Task to complete: Your job is to set down the stretch of entries that opens with the line containing "is: [2, 3, 4, 0, 5, 1]" and closes with the line containing "You add the directed edge 1->3". Keep both end lines, copy each exactly, and add nothing.

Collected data
————
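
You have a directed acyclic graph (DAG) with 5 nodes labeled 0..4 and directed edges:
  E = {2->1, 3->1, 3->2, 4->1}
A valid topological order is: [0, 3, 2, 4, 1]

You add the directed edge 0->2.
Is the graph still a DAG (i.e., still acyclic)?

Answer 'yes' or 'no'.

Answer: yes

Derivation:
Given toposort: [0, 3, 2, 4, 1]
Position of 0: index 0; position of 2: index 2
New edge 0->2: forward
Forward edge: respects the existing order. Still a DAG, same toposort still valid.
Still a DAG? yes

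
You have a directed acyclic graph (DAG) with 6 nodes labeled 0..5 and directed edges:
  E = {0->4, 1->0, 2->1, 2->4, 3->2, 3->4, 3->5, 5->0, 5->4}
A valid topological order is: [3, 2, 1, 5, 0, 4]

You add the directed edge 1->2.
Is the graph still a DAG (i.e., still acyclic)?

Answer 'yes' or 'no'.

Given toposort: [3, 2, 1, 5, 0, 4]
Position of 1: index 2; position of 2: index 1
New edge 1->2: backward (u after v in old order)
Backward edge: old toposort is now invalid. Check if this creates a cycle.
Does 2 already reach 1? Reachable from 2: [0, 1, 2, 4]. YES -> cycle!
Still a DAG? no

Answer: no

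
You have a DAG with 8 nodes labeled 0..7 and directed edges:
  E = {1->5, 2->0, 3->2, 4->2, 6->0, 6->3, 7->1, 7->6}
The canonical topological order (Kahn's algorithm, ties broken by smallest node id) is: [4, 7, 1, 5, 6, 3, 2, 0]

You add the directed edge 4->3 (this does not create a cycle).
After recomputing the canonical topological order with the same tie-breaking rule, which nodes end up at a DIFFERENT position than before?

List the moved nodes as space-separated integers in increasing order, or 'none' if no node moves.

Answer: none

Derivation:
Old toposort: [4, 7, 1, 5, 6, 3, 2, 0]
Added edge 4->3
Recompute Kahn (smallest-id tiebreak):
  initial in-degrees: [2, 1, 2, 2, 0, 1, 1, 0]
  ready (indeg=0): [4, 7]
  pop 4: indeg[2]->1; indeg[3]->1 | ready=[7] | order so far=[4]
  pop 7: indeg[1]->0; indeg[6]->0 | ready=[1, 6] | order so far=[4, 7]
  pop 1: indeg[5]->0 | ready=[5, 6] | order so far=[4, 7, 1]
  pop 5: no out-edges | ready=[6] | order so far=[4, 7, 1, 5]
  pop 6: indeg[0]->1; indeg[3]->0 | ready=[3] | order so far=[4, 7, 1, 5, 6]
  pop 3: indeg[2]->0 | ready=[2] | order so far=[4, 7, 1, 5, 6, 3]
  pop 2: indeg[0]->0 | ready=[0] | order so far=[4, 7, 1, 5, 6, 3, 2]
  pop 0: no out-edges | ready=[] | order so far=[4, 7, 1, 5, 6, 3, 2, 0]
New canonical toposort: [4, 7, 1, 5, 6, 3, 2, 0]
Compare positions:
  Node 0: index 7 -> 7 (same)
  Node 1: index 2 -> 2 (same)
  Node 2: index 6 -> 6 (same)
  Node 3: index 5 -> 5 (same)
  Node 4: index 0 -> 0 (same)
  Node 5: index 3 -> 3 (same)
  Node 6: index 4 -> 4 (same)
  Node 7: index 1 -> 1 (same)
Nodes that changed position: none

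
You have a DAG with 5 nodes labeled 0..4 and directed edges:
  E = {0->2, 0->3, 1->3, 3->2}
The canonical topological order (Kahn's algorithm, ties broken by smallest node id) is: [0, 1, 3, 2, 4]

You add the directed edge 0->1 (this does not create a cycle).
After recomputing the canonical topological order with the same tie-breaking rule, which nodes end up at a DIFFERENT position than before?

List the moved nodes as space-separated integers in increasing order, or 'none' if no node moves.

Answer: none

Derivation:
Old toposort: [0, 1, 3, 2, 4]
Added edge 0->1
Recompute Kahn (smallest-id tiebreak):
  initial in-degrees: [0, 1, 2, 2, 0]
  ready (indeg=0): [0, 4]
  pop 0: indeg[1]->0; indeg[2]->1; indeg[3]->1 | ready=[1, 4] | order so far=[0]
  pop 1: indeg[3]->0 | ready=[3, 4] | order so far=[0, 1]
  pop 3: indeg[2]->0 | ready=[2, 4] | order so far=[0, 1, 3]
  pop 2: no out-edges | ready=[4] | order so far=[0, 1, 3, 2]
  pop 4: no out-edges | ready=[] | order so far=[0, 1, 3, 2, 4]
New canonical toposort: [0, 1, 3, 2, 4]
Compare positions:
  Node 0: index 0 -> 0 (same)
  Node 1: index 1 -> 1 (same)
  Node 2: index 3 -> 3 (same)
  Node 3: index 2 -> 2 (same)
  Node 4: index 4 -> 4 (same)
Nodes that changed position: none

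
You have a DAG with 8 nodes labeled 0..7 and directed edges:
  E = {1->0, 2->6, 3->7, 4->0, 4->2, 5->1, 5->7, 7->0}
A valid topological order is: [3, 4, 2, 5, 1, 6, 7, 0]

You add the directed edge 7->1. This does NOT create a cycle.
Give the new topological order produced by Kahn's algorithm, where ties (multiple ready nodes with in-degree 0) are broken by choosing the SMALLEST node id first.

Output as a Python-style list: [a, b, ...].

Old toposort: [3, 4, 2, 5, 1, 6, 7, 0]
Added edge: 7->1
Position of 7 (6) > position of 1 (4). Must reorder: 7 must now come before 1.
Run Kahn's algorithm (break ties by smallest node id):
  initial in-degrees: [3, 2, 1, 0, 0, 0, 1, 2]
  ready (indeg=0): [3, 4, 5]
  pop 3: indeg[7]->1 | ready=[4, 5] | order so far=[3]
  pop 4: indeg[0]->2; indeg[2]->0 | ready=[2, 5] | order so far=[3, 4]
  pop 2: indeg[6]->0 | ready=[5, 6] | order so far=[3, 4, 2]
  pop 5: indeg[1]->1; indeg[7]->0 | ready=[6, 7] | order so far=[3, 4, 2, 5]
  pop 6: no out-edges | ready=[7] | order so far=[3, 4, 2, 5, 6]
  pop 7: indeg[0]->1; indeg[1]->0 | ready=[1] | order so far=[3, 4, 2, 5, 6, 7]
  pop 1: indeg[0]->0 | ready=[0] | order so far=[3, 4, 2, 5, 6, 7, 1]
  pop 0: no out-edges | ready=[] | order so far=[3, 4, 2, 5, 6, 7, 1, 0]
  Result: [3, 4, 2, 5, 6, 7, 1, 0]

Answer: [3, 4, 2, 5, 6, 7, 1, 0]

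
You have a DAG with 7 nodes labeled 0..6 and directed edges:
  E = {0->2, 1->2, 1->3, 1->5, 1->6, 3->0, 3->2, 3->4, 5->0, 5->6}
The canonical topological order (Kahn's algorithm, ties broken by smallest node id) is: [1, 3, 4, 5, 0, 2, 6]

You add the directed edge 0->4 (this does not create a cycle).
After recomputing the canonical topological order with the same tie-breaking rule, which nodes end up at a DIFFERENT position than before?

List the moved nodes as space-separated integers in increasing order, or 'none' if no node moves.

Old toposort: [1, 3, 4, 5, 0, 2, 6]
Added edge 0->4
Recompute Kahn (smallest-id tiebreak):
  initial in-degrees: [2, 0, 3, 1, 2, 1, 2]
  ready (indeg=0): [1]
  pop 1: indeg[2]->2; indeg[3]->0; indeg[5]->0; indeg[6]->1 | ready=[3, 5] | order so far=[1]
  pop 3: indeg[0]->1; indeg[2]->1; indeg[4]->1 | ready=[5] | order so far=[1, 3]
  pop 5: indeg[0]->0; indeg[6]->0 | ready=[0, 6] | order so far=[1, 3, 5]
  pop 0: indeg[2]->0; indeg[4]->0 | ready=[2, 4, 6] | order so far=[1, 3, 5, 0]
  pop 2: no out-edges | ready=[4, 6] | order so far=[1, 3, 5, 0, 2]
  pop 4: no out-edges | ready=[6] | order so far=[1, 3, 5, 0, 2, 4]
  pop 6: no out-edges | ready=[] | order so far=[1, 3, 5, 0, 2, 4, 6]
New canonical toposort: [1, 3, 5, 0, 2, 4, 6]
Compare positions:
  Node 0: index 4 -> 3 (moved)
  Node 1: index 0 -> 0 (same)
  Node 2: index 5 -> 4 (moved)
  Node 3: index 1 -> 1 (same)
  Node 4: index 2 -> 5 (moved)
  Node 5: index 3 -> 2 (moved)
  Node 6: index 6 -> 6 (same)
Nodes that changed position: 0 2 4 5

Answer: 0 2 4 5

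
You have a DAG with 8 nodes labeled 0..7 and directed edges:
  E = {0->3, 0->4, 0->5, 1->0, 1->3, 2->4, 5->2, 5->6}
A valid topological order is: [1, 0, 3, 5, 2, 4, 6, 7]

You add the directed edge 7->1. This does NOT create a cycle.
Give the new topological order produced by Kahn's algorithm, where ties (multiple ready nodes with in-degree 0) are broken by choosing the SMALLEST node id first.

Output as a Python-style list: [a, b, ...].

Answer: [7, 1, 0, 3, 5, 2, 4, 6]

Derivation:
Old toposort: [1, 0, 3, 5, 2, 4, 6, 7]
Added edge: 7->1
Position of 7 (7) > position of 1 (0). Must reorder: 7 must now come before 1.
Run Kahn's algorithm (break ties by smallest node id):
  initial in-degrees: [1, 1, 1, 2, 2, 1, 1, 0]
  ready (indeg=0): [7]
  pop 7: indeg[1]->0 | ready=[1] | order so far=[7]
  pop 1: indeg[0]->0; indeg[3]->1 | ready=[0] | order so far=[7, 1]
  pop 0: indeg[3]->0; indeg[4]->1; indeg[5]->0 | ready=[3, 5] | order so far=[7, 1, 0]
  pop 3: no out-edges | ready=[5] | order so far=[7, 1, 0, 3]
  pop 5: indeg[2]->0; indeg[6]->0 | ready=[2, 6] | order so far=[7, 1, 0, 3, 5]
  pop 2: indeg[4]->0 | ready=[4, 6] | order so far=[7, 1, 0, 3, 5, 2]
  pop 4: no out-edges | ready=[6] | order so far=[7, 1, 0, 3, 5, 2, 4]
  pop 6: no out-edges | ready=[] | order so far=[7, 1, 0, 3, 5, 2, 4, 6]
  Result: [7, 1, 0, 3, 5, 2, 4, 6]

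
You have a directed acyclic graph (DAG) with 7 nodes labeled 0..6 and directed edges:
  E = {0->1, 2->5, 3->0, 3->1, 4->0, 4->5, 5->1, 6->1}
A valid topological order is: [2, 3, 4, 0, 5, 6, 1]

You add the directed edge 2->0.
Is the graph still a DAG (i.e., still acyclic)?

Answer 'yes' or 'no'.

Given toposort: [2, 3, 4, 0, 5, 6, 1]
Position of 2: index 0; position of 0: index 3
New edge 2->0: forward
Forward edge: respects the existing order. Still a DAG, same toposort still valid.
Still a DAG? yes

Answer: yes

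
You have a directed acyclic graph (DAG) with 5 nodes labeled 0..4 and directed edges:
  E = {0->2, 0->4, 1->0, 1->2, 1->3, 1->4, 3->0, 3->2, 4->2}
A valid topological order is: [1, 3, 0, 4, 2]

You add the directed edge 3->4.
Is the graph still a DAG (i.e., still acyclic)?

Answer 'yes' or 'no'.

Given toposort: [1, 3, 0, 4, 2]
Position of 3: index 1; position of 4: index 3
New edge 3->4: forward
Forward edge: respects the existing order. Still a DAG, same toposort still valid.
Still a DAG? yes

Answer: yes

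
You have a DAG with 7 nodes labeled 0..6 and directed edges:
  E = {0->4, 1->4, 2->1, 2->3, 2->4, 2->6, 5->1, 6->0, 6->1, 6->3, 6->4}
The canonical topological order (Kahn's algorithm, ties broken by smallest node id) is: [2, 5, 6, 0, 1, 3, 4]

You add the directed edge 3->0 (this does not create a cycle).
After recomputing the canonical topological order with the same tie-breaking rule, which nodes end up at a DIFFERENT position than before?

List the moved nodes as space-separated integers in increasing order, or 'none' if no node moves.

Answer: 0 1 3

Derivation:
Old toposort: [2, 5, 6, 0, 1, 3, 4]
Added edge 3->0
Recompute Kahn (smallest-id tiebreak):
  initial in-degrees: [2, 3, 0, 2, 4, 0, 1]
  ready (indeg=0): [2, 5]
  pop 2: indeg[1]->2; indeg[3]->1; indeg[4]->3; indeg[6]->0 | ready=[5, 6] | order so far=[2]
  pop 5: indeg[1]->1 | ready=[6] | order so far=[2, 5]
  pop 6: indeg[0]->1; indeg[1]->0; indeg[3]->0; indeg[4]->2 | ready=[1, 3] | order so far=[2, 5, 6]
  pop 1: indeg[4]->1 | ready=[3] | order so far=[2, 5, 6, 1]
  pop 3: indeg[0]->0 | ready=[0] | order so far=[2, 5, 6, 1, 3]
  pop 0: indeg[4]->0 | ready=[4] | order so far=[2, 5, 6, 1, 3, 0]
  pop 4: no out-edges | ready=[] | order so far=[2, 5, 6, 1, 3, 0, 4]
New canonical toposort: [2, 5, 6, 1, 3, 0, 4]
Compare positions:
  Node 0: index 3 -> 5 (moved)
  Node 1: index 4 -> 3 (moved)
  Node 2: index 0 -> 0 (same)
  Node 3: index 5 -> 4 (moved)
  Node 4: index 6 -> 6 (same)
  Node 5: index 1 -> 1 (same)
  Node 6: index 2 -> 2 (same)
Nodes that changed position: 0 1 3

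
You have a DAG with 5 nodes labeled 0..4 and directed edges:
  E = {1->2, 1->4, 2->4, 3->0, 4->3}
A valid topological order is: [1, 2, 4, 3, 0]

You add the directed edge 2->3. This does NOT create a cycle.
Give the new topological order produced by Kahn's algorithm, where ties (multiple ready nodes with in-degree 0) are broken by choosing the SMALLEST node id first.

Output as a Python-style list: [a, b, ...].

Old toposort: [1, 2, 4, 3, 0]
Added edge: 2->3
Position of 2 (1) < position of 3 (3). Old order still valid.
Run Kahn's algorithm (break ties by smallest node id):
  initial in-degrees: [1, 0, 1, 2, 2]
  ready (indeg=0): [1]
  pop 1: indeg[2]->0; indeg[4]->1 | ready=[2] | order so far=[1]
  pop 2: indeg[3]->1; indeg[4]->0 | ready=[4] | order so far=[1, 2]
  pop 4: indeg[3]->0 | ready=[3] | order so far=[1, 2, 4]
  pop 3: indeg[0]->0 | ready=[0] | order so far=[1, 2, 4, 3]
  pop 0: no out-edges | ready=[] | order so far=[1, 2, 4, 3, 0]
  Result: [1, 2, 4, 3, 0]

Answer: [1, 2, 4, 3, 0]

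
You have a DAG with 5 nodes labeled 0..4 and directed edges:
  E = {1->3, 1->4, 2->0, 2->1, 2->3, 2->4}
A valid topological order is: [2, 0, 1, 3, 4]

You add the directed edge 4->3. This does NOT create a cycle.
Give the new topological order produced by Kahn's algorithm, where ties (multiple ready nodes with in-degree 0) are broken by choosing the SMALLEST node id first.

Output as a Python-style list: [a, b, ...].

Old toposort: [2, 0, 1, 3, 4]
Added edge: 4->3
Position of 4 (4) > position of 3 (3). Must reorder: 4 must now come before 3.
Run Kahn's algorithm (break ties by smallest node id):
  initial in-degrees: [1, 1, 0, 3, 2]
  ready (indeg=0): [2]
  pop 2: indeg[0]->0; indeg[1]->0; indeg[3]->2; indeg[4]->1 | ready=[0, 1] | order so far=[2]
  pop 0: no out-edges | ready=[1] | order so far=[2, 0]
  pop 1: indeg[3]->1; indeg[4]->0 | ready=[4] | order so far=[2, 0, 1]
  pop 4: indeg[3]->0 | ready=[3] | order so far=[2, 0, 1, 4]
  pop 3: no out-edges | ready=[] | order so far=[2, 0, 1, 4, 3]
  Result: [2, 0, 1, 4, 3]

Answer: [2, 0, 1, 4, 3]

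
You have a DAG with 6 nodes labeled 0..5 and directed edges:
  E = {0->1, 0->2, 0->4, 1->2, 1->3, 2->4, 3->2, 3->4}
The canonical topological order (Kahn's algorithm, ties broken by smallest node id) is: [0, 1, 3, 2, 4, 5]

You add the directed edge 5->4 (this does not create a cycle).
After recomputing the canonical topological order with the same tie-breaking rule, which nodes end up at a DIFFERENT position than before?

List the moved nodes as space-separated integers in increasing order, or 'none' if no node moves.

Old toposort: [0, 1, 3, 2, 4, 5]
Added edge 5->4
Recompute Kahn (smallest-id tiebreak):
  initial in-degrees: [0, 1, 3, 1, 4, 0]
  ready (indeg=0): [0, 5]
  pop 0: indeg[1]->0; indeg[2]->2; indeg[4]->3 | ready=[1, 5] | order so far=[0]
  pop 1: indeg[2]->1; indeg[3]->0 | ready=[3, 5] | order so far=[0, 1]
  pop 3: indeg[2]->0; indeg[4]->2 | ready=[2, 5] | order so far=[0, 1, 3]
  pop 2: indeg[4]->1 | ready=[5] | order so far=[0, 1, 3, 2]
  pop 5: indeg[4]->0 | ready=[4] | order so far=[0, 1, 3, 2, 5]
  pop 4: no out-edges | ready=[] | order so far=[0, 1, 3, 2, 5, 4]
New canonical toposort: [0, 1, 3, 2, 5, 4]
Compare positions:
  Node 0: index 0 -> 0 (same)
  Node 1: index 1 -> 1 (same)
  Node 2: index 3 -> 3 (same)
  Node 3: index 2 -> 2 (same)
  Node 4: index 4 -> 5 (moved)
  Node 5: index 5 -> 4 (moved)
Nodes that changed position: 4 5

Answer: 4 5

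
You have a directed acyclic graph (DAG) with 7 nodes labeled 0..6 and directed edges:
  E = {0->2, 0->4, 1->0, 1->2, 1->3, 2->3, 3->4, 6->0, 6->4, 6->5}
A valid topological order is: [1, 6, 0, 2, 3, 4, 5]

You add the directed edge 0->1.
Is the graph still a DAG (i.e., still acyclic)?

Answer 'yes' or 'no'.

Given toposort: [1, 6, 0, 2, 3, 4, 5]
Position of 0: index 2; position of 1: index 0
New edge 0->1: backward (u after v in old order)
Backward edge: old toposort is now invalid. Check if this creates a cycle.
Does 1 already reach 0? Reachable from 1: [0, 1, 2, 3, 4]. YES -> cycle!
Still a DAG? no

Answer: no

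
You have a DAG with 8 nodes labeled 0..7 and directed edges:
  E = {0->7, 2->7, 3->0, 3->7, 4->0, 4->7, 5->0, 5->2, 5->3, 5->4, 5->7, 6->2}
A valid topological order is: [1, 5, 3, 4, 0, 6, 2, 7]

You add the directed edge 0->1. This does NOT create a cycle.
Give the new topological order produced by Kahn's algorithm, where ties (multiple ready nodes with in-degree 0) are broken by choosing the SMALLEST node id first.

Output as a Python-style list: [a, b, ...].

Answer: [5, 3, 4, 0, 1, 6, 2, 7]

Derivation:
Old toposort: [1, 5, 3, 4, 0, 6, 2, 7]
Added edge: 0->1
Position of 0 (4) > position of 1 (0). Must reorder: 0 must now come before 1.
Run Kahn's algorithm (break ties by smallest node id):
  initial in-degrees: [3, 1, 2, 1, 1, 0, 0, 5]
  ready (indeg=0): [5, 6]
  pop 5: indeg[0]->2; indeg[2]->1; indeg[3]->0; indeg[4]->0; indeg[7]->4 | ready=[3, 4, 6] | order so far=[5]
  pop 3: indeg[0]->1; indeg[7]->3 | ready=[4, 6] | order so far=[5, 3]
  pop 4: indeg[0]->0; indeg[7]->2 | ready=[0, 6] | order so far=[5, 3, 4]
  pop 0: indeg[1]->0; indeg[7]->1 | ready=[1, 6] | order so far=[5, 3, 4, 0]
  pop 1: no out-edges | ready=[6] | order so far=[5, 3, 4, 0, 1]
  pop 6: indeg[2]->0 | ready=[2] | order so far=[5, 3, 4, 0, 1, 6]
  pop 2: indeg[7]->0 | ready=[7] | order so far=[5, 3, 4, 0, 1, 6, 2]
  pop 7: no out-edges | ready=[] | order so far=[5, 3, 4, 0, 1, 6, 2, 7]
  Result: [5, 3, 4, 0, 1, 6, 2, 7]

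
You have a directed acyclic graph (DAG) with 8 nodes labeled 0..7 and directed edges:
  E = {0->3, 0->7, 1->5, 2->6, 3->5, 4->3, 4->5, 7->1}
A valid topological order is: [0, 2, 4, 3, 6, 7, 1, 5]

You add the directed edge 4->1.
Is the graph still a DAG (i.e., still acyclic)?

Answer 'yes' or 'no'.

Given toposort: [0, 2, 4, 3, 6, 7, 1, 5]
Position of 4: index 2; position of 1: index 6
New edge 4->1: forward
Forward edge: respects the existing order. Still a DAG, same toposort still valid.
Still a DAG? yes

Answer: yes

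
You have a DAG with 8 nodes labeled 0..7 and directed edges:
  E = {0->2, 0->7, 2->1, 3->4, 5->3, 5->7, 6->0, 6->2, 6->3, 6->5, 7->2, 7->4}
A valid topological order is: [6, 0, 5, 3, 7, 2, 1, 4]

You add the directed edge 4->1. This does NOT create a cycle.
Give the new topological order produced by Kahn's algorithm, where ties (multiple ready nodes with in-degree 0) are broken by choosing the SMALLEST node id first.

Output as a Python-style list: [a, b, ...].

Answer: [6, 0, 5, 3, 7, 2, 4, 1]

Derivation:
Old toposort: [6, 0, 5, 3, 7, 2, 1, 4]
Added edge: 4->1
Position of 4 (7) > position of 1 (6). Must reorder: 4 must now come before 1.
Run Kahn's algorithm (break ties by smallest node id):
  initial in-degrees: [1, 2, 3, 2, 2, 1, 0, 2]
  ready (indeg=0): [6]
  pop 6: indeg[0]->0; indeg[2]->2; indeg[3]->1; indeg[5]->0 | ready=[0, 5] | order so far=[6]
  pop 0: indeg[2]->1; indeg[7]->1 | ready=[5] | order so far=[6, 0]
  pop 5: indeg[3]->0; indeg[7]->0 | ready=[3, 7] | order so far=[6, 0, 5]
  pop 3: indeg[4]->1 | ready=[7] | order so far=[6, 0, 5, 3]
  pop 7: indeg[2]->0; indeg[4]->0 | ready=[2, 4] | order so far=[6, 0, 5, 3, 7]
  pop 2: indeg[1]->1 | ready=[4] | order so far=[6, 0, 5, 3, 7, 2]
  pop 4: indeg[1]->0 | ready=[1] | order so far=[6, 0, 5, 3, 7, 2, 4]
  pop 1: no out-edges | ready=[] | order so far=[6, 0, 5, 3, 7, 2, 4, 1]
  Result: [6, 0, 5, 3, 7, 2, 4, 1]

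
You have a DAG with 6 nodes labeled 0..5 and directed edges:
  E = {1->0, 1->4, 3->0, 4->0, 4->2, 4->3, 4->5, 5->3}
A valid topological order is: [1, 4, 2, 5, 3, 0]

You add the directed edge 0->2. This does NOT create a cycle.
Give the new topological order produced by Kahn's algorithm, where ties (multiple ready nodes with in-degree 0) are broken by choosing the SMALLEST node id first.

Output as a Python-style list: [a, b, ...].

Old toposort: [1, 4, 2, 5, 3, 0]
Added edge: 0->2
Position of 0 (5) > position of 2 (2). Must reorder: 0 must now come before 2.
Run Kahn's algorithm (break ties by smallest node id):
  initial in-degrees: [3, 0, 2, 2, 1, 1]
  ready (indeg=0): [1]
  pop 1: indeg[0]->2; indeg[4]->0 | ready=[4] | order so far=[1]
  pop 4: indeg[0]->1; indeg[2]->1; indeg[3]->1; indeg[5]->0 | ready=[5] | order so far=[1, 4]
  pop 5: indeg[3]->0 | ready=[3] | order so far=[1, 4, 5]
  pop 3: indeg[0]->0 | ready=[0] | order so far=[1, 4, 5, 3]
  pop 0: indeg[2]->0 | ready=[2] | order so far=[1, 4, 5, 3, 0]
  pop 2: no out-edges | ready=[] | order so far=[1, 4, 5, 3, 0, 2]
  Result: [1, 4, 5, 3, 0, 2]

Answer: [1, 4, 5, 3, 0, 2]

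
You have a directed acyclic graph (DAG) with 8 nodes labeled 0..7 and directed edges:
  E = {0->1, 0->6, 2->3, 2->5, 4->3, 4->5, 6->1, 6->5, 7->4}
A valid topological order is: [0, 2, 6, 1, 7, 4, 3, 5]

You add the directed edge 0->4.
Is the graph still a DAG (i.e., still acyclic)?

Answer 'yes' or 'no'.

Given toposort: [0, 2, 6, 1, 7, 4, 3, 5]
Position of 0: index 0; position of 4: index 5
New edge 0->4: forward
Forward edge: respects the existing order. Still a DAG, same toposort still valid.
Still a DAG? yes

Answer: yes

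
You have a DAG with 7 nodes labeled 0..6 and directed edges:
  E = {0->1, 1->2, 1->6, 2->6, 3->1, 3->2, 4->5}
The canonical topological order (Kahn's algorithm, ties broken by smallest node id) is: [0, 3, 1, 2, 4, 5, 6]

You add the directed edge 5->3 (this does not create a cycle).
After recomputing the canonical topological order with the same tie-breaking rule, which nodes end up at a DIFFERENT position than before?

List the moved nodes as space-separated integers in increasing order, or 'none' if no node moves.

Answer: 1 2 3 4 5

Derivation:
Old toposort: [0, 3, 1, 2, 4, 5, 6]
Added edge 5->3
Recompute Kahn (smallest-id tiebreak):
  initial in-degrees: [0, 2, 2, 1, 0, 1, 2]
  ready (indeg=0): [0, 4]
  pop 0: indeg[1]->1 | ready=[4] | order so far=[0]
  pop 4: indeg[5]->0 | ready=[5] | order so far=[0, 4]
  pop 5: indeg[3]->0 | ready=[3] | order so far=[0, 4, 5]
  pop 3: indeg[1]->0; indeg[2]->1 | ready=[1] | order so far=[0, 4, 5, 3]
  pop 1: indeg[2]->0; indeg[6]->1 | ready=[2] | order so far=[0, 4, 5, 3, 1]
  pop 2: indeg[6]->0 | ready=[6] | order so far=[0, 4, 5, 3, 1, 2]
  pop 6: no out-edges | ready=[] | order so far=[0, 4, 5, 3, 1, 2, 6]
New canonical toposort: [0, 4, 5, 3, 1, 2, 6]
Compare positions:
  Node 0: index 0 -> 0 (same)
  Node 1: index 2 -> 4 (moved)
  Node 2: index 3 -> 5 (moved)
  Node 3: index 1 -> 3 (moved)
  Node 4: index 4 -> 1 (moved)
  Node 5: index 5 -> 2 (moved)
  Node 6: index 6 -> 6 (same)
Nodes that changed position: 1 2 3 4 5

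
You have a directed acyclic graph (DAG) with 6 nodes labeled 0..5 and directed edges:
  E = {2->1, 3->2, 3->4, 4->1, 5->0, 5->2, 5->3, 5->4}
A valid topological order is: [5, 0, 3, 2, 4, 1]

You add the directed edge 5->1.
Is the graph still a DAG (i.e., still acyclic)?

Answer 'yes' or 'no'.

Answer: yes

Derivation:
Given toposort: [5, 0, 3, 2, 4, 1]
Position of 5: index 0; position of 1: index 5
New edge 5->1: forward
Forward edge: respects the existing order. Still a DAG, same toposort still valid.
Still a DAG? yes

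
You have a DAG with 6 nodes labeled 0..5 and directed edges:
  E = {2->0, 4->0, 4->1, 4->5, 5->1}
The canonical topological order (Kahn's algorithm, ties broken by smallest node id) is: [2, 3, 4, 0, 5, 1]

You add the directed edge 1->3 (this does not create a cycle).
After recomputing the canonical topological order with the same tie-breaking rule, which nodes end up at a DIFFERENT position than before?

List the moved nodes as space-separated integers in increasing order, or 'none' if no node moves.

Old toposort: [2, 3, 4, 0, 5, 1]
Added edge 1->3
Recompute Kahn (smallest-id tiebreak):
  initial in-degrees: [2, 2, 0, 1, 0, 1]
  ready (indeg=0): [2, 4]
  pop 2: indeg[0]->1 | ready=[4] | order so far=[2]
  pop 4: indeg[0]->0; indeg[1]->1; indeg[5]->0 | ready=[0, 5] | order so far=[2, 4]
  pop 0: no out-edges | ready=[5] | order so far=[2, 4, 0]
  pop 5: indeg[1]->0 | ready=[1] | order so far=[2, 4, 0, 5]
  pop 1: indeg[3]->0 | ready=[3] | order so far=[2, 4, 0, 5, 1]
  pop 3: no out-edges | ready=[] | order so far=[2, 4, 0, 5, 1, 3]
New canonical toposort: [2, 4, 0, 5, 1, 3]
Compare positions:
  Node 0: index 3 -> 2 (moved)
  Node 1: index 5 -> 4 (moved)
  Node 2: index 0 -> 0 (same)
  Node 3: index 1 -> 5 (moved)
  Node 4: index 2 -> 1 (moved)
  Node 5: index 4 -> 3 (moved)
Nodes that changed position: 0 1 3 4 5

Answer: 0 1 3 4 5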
————
Task output:
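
The canonical topological order (Kahn's algorithm, ties broken by smallest node id) is: [2, 3, 4, 0, 5, 1]

You add the directed edge 1->3 (this does not create a cycle).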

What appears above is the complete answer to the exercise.